EXERCISE GOAL: Beginning with the line where "In R^3, the" occurs, set down each line of the records through the final one, exactly and without additions.

EXTRACTED DATA:

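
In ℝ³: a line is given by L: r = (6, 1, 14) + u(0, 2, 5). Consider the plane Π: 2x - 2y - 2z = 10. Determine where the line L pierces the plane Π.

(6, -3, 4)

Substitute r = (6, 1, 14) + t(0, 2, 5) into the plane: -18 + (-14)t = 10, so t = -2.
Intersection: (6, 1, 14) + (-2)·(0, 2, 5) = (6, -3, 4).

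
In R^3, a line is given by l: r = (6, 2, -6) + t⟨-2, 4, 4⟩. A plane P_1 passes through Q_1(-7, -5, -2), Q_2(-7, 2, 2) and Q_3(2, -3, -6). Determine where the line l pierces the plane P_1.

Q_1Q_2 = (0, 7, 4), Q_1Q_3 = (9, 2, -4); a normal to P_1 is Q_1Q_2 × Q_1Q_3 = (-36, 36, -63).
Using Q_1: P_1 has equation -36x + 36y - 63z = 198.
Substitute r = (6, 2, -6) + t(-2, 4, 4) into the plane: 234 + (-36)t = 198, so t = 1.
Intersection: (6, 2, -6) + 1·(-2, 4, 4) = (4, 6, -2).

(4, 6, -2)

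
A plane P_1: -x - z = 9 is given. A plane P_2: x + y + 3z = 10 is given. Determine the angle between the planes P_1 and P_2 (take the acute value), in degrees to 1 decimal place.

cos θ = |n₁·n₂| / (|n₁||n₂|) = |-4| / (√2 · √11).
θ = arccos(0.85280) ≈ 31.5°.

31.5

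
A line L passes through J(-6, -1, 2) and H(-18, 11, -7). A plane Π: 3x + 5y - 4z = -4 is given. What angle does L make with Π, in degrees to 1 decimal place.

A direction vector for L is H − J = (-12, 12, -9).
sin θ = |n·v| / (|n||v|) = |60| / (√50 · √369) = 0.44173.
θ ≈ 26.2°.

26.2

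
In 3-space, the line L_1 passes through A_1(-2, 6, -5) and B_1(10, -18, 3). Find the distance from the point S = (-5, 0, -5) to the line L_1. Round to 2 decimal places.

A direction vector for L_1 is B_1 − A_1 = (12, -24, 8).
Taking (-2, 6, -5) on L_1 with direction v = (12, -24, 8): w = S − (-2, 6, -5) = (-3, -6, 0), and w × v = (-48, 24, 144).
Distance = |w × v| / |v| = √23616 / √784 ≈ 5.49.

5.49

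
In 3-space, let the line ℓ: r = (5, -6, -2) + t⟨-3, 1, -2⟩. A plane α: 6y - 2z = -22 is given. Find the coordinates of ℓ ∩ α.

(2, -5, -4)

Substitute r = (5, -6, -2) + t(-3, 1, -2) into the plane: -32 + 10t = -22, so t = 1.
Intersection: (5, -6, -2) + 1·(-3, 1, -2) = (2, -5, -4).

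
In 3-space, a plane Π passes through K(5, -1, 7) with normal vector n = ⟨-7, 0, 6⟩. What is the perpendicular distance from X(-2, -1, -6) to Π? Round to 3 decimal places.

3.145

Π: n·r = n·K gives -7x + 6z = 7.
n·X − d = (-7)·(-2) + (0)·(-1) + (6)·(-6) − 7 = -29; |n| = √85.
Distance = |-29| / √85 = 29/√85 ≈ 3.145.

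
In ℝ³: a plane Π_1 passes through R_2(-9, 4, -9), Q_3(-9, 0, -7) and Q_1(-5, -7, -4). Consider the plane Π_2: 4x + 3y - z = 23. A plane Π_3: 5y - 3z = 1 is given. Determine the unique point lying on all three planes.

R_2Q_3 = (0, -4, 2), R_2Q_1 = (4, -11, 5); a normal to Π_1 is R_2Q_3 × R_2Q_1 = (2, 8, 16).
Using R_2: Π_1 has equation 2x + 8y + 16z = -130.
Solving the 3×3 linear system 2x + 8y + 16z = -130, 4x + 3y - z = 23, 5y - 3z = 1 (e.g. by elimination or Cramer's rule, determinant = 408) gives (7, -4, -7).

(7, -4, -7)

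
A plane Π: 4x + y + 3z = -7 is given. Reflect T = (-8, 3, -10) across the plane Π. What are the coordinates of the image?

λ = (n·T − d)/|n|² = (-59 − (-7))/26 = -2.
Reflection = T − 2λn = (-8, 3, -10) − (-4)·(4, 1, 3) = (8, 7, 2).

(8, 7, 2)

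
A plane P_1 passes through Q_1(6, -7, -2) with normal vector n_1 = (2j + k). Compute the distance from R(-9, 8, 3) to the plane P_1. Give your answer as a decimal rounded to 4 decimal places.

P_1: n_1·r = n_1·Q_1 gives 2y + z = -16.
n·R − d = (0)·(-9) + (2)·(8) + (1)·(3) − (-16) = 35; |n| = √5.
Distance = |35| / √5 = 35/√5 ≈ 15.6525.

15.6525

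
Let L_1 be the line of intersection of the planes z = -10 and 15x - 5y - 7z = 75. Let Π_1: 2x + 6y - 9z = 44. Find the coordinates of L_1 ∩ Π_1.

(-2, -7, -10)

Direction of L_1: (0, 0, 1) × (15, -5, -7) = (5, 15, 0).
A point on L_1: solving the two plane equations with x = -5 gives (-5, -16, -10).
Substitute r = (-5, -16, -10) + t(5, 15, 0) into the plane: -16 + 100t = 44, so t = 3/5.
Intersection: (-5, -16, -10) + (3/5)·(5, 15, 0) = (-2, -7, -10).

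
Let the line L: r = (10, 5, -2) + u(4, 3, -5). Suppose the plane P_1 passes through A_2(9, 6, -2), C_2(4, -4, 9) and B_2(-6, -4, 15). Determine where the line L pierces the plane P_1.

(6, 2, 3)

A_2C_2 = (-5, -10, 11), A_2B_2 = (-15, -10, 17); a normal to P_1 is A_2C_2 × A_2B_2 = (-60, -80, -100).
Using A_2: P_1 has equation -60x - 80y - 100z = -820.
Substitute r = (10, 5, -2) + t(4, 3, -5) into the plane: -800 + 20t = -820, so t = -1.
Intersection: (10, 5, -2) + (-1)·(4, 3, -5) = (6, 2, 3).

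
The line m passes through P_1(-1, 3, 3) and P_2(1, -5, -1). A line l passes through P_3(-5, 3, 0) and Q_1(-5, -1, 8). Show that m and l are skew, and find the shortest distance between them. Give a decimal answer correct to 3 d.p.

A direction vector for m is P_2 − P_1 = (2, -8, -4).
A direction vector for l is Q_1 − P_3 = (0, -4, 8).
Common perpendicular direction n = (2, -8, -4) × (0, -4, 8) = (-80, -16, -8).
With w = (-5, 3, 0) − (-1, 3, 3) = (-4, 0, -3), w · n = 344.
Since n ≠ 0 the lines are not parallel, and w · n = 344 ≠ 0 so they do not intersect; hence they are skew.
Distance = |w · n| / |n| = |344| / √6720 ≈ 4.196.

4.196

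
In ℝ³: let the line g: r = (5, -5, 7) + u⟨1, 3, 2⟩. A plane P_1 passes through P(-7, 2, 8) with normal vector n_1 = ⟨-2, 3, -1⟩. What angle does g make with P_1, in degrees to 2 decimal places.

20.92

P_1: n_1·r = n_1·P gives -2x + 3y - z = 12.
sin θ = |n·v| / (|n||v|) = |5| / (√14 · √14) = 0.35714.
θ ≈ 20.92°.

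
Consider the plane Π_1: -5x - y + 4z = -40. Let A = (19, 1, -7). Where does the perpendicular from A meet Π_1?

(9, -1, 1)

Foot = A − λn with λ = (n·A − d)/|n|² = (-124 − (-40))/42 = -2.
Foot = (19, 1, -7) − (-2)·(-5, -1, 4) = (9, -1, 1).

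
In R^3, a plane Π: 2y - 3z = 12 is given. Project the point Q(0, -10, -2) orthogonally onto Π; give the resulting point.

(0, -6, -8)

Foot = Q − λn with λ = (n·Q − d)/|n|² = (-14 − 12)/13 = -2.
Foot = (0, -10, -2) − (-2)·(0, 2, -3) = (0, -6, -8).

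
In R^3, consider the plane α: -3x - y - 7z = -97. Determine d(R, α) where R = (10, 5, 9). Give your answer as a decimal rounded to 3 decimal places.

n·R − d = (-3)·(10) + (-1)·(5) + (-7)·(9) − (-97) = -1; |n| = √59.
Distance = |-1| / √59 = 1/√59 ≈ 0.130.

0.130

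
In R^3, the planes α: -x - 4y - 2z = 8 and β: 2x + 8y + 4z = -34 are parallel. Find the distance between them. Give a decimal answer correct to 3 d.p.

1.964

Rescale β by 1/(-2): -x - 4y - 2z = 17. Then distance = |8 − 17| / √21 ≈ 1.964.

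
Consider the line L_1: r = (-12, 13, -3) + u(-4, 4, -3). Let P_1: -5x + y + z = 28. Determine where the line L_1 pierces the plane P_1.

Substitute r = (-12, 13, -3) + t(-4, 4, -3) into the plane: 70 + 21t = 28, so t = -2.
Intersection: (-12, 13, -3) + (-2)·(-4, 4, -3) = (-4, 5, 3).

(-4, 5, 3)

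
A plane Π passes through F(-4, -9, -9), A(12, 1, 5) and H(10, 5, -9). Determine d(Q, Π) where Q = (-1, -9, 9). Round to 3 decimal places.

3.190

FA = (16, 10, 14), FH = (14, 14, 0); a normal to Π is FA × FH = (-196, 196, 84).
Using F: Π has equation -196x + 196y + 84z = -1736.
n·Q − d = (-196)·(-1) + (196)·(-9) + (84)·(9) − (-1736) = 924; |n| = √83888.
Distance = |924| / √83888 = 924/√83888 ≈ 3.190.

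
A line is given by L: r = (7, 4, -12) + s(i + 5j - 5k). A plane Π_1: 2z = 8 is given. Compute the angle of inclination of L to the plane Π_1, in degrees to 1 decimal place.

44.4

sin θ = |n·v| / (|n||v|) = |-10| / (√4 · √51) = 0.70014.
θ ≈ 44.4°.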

ANSWER FOR THE TASK:
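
In R^3, the planes α: -x - 4y - 2z = 8 and β: 2x + 8y + 4z = -34 are parallel. Find the distance between them. Give a decimal answer correct to 3 d.p.

1.964

Rescale β by 1/(-2): -x - 4y - 2z = 17. Then distance = |8 − 17| / √21 ≈ 1.964.

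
Consider the line L_1: r = (-12, 13, -3) + u(-4, 4, -3). Let P_1: -5x + y + z = 28. Determine where the line L_1 pierces the plane P_1.

Substitute r = (-12, 13, -3) + t(-4, 4, -3) into the plane: 70 + 21t = 28, so t = -2.
Intersection: (-12, 13, -3) + (-2)·(-4, 4, -3) = (-4, 5, 3).

(-4, 5, 3)

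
A plane Π passes through F(-4, -9, -9), A(12, 1, 5) and H(10, 5, -9). Determine d(Q, Π) where Q = (-1, -9, 9). Round to 3 decimal places.

3.190

FA = (16, 10, 14), FH = (14, 14, 0); a normal to Π is FA × FH = (-196, 196, 84).
Using F: Π has equation -196x + 196y + 84z = -1736.
n·Q − d = (-196)·(-1) + (196)·(-9) + (84)·(9) − (-1736) = 924; |n| = √83888.
Distance = |924| / √83888 = 924/√83888 ≈ 3.190.

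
A line is given by L: r = (7, 4, -12) + s(i + 5j - 5k). A plane Π_1: 2z = 8 is given. Compute the angle of inclination of L to the plane Π_1, in degrees to 1 decimal place.

44.4

sin θ = |n·v| / (|n||v|) = |-10| / (√4 · √51) = 0.70014.
θ ≈ 44.4°.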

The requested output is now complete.